### EXERCISE DATA
__________

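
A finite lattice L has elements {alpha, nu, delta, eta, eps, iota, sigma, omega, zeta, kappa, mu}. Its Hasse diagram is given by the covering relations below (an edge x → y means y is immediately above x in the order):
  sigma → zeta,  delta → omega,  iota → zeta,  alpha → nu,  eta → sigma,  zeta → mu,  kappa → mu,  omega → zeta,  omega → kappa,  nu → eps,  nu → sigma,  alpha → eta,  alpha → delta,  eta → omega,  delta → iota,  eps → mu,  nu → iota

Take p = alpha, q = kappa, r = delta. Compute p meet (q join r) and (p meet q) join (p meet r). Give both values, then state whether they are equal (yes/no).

q join r = kappa, so p meet (q join r) = alpha meet kappa = alpha.
p meet q = alpha and p meet r = alpha, so (p meet q) join (p meet r) = alpha join alpha = alpha.
Equal: yes.

alpha; alpha; yes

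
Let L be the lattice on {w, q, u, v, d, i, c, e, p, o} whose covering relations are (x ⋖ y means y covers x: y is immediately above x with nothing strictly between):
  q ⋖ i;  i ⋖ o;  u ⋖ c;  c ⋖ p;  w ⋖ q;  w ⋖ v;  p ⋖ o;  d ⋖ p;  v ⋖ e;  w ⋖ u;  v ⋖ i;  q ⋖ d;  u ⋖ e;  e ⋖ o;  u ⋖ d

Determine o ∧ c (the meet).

Common lower bounds of {o, c}: c, u, w.
The greatest among these is c.

c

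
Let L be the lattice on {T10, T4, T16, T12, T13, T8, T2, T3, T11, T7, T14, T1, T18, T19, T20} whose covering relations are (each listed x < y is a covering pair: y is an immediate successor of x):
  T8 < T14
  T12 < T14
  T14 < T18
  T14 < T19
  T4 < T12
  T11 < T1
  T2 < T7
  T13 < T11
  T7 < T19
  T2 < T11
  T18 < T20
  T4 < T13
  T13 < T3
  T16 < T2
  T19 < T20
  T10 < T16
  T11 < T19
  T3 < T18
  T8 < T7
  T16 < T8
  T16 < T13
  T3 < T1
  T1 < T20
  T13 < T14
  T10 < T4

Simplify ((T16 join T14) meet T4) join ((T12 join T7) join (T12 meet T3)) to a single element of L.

T19

T16 ∨ T14 = T14
T14 ∧ T4 = T4
T12 ∨ T7 = T19
T12 ∧ T3 = T4
T19 ∨ T4 = T19
T4 ∨ T19 = T19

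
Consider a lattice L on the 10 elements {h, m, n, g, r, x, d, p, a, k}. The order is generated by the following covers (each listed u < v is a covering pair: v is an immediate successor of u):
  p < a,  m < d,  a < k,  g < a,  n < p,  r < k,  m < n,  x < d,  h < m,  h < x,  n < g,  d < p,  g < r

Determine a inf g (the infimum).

g

Common lower bounds of {a, g}: g, h, m, n.
The greatest among these is g.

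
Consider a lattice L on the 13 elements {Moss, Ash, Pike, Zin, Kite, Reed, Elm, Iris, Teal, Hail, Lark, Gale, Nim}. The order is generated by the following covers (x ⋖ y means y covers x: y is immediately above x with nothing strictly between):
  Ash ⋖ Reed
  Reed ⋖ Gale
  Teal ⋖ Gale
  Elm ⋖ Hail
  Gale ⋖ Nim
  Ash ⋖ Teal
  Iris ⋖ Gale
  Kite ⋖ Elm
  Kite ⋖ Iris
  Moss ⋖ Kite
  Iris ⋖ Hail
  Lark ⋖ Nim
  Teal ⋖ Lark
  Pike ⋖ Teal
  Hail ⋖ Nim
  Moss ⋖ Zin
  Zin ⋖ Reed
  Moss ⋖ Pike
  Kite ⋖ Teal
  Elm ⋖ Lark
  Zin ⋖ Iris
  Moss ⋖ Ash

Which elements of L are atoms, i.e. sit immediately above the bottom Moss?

Ash, Kite, Pike, Zin

The atoms are exactly the elements that cover Moss: Ash, Kite, Pike, Zin.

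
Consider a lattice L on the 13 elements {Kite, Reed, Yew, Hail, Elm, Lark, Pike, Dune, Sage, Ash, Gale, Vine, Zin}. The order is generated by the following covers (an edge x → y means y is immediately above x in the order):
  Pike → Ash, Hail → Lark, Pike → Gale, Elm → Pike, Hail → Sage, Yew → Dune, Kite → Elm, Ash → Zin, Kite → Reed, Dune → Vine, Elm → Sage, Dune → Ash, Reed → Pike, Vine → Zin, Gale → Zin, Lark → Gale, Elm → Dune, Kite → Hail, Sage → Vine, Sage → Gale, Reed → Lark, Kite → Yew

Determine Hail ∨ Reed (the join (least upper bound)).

Common upper bounds of {Hail, Reed}: Gale, Lark, Zin.
The least among these is Lark.

Lark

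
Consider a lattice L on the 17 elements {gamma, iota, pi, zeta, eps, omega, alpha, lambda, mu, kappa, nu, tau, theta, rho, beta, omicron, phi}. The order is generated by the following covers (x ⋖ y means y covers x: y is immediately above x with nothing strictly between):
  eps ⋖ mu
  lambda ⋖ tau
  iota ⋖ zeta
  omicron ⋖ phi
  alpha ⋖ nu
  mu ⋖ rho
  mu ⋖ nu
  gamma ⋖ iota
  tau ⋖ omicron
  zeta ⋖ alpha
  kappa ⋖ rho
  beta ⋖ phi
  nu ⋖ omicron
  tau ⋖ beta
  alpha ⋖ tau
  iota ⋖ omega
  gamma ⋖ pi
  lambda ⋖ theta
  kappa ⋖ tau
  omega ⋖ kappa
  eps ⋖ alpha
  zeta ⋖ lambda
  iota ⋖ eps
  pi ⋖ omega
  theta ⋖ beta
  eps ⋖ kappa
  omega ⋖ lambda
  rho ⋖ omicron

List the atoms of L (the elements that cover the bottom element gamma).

iota, pi

The atoms are exactly the elements that cover gamma: iota, pi.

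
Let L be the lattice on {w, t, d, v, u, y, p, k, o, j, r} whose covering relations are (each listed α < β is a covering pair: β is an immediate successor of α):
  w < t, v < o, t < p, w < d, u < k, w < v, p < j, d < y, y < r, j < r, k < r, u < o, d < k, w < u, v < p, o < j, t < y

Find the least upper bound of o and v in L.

o

Common upper bounds of {o, v}: j, o, r.
The least among these is o.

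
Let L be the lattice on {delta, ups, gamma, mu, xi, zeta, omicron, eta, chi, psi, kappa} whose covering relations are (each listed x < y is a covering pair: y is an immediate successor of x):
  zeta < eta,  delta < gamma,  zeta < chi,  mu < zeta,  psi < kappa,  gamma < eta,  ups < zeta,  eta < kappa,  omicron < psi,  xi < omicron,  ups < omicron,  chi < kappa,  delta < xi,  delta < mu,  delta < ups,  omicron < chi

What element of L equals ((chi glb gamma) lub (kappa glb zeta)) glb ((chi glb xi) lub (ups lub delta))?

chi ∧ gamma = delta
kappa ∧ zeta = zeta
delta ∨ zeta = zeta
chi ∧ xi = xi
ups ∨ delta = ups
xi ∨ ups = omicron
zeta ∧ omicron = ups

ups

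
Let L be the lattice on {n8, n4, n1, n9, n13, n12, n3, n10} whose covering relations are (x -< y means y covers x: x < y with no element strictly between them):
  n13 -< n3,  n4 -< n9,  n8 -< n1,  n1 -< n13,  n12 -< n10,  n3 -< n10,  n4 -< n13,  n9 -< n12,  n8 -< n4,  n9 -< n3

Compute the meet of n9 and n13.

Common lower bounds of {n9, n13}: n4, n8.
The greatest among these is n4.

n4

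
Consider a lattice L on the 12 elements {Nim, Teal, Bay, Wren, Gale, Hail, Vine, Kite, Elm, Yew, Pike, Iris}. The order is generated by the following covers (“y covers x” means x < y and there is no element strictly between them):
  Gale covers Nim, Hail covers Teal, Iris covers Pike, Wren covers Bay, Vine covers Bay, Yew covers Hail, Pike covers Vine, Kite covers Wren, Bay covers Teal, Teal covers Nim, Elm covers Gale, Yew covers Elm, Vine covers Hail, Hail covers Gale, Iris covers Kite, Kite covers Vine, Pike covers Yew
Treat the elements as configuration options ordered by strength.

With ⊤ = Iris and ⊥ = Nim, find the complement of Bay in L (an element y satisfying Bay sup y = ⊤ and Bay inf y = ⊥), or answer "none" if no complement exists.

For every candidate y, either Bay ∨ y ≠ Iris or Bay ∧ y ≠ Nim; no complement exists.

none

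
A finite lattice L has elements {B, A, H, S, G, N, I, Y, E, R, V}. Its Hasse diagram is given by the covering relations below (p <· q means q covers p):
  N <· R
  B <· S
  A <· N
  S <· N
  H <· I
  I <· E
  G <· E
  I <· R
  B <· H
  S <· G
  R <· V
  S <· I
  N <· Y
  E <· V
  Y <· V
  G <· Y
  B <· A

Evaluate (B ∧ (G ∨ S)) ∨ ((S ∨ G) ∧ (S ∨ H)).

G ∨ S = G
B ∧ G = B
S ∨ G = G
S ∨ H = I
G ∧ I = S
B ∨ S = S

S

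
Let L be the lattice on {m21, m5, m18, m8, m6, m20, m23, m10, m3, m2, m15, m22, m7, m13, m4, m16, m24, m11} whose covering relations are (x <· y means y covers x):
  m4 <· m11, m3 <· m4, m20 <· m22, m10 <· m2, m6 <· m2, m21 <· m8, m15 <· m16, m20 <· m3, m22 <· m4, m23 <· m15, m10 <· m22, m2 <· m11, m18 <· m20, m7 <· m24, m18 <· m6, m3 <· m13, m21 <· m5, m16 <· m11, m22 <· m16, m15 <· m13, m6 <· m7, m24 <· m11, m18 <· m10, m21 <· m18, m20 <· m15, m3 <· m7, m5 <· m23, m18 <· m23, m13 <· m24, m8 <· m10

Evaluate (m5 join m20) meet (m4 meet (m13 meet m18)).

m5 ∨ m20 = m15
m13 ∧ m18 = m18
m4 ∧ m18 = m18
m15 ∧ m18 = m18

m18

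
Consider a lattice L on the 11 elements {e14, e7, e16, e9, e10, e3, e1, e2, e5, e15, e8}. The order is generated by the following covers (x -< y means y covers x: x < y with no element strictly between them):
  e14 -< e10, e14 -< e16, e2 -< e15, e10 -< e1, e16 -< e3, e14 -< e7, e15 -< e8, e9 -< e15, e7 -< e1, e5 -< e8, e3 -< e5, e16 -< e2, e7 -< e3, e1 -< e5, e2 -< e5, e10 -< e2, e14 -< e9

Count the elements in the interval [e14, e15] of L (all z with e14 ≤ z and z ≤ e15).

6

The interval [e14, e15] = {e10, e14, e15, e16, e2, e9}, which has 6 elements.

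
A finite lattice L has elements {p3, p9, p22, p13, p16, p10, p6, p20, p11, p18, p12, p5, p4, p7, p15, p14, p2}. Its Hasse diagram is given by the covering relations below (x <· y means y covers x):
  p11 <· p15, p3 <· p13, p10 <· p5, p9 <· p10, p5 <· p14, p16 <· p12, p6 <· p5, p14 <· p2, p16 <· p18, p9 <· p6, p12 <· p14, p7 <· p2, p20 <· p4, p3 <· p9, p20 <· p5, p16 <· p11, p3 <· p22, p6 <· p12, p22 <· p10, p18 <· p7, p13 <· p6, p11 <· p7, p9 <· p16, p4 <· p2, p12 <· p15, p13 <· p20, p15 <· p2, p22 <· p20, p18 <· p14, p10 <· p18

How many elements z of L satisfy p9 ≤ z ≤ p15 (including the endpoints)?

The interval [p9, p15] = {p11, p12, p15, p16, p6, p9}, which has 6 elements.

6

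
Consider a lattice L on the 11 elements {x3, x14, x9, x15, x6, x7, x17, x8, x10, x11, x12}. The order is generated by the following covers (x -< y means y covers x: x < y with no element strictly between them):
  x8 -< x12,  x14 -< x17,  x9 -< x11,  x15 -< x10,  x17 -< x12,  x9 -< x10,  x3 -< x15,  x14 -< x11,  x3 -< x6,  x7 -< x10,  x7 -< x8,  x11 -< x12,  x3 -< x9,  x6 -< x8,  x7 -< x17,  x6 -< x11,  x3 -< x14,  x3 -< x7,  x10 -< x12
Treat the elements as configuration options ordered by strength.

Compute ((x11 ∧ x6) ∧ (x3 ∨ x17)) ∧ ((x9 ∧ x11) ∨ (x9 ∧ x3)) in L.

x3

x11 ∧ x6 = x6
x3 ∨ x17 = x17
x6 ∧ x17 = x3
x9 ∧ x11 = x9
x9 ∧ x3 = x3
x9 ∨ x3 = x9
x3 ∧ x9 = x3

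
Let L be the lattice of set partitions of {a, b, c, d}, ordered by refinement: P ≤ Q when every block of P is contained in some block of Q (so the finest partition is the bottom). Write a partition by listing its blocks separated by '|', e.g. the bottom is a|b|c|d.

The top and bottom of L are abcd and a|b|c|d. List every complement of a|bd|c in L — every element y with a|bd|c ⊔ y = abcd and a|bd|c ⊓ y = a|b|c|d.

Need y with a|bd|c ∨ y = abcd and a|bd|c ∧ y = a|b|c|d.
Checking each element gives: abc|d, ab|cd, acd|b, ad|bc.

abc|d, ab|cd, acd|b, ad|bc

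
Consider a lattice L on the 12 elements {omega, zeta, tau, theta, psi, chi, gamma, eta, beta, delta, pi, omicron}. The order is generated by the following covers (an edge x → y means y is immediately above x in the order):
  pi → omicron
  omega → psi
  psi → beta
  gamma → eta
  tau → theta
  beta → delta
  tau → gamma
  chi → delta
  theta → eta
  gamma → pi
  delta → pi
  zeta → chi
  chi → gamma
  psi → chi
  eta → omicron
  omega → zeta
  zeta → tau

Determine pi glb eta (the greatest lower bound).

Common lower bounds of {pi, eta}: chi, gamma, omega, psi, tau, zeta.
The greatest among these is gamma.

gamma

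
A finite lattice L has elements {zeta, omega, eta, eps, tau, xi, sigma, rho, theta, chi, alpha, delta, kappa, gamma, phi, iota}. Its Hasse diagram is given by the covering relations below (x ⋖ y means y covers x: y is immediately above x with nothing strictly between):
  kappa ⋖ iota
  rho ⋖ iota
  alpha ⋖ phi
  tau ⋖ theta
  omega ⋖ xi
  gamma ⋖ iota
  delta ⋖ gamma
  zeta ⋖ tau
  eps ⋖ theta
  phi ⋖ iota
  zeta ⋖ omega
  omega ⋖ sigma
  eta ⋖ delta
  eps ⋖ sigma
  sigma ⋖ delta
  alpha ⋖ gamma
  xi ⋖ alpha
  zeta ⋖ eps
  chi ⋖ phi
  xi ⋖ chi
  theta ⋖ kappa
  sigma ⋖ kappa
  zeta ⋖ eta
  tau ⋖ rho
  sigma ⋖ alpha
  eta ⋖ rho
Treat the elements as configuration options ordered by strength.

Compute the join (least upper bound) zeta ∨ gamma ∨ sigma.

Common upper bounds of {zeta, gamma, sigma}: gamma, iota.
The least among these is gamma.

gamma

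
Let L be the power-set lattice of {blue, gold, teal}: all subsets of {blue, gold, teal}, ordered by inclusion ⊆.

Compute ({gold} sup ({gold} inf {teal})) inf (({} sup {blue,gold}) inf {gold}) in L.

{gold} ∧ {teal} = {}
{gold} ∨ {} = {gold}
{} ∨ {blue,gold} = {blue,gold}
{blue,gold} ∧ {gold} = {gold}
{gold} ∧ {gold} = {gold}

{gold}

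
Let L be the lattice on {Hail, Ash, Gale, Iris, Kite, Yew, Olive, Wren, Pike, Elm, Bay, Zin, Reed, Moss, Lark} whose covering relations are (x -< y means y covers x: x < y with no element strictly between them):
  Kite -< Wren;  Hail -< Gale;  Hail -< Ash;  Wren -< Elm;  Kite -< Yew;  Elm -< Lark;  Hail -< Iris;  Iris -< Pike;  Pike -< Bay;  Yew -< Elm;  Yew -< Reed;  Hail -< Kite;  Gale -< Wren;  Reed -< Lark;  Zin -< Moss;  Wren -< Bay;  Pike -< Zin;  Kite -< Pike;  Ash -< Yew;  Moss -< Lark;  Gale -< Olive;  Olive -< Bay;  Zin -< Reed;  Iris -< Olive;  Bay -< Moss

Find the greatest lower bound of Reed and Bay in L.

Pike

Common lower bounds of {Reed, Bay}: Hail, Iris, Kite, Pike.
The greatest among these is Pike.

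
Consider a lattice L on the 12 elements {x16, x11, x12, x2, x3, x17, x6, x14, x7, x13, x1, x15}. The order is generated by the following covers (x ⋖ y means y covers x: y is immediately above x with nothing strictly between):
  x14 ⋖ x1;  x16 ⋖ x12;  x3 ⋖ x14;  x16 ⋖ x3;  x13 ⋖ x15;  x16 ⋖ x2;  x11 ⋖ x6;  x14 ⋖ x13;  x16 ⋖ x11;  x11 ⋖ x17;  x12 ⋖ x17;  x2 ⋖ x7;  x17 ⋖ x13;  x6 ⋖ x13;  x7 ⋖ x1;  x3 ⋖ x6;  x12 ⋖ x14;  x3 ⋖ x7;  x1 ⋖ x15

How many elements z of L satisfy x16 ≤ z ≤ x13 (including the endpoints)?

8

The interval [x16, x13] = {x11, x12, x13, x14, x16, x17, x3, x6}, which has 8 elements.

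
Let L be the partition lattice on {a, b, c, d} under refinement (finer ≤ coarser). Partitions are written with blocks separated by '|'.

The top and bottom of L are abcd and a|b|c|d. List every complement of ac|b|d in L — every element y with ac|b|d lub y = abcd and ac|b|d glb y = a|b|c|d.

Need y with ac|b|d ∨ y = abcd and ac|b|d ∧ y = a|b|c|d.
Checking each element gives: abd|c, ab|cd, ad|bc, a|bcd.

abd|c, ab|cd, ad|bc, a|bcd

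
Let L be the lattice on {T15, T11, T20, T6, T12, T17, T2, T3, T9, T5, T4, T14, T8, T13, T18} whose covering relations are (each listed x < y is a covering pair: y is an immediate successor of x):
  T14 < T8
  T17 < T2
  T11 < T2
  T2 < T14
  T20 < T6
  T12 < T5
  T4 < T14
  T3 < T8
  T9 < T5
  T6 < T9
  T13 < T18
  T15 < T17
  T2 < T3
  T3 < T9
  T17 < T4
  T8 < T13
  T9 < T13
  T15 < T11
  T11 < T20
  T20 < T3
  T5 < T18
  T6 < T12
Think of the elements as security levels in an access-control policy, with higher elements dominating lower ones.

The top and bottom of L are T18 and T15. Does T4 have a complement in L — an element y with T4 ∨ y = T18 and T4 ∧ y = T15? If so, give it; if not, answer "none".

T12

Need y with T4 ∨ y = T18 and T4 ∧ y = T15.
Checking each element gives: T12.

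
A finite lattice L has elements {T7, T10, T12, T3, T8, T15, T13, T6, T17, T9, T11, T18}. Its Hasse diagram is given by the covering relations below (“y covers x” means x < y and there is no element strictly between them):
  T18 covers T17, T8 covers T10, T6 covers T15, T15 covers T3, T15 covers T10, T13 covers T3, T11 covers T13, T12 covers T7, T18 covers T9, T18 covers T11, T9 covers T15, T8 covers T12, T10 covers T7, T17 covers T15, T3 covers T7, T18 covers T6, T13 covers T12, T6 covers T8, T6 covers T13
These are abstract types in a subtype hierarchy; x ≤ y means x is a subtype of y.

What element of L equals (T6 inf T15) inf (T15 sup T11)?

T15

T6 ∧ T15 = T15
T15 ∨ T11 = T18
T15 ∧ T18 = T15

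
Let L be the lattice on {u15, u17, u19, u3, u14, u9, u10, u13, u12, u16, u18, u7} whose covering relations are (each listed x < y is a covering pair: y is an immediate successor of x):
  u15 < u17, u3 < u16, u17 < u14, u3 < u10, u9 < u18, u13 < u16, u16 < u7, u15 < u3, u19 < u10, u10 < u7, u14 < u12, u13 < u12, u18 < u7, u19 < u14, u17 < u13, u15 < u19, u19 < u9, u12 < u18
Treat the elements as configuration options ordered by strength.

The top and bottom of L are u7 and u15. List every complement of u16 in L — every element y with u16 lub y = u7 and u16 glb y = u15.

u19, u9

Need y with u16 ∨ y = u7 and u16 ∧ y = u15.
Checking each element gives: u19, u9.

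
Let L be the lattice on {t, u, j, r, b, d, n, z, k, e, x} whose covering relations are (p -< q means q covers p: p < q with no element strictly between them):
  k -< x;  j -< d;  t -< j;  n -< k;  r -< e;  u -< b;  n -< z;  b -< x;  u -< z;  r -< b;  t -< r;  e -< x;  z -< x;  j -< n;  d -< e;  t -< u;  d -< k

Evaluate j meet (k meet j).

k ∧ j = j
j ∧ j = j

j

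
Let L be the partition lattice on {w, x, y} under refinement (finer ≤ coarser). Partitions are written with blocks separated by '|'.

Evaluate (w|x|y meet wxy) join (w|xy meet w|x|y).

w|x|y ∧ wxy = w|x|y
w|xy ∧ w|x|y = w|x|y
w|x|y ∨ w|x|y = w|x|y

w|x|y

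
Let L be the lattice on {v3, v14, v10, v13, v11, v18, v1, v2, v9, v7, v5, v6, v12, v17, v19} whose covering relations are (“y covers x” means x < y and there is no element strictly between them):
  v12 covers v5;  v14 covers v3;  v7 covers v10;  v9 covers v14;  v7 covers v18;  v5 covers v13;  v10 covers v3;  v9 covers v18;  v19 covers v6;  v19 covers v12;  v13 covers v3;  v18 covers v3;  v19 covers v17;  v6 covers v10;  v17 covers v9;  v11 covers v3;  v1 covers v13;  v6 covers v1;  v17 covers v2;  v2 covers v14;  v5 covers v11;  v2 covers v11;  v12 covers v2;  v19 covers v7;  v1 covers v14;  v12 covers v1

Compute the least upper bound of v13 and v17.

Common upper bounds of {v13, v17}: v19.
The least among these is v19.

v19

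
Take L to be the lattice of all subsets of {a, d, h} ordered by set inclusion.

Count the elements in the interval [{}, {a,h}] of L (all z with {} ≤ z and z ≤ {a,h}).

4

The interval [{}, {a,h}] = {{a,h}, {a}, {h}, {}}, which has 4 elements.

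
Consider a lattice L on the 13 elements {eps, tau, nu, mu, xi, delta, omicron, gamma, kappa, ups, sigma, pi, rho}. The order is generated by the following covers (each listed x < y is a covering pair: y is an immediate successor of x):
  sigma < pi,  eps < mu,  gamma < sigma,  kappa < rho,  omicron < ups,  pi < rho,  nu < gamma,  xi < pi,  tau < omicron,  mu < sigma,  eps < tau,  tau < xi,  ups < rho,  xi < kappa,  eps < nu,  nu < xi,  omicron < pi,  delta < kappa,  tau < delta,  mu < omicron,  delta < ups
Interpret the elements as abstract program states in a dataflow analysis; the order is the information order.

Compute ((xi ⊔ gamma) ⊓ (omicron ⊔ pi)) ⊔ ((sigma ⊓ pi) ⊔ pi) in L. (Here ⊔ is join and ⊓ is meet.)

xi ∨ gamma = pi
omicron ∨ pi = pi
pi ∧ pi = pi
sigma ∧ pi = sigma
sigma ∨ pi = pi
pi ∨ pi = pi

pi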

__________

### HOW TO COMPLETE THIS TASK
Would you please return every line in the listing where "given" shows up?

### WRITTEN ANSWER
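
A finite lattice L has elements {alpha, nu, delta, eta, eps, iota, sigma, omega, zeta, kappa, mu}. Its Hasse diagram is given by the covering relations below (an edge x → y means y is immediately above x in the order):
A finite lattice L has elements {B, A, H, S, G, N, I, Y, E, R, V}. Its Hasse diagram is given by the covering relations below (p <· q means q covers p):
A finite lattice L has elements {p3, p9, p22, p13, p16, p10, p6, p20, p11, p18, p12, p5, p4, p7, p15, p14, p2}. Its Hasse diagram is given by the covering relations below (x <· y means y covers x):
A finite lattice L has elements {zeta, omega, eta, eps, tau, xi, sigma, rho, theta, chi, alpha, delta, kappa, gamma, phi, iota}. Its Hasse diagram is given by the covering relations below (x ⋖ y means y covers x: y is immediately above x with nothing strictly between):
A finite lattice L has elements {T7, T10, T12, T3, T8, T15, T13, T6, T17, T9, T11, T18}. Its Hasse diagram is given by the covering relations below (“y covers x” means x < y and there is no element strictly between them):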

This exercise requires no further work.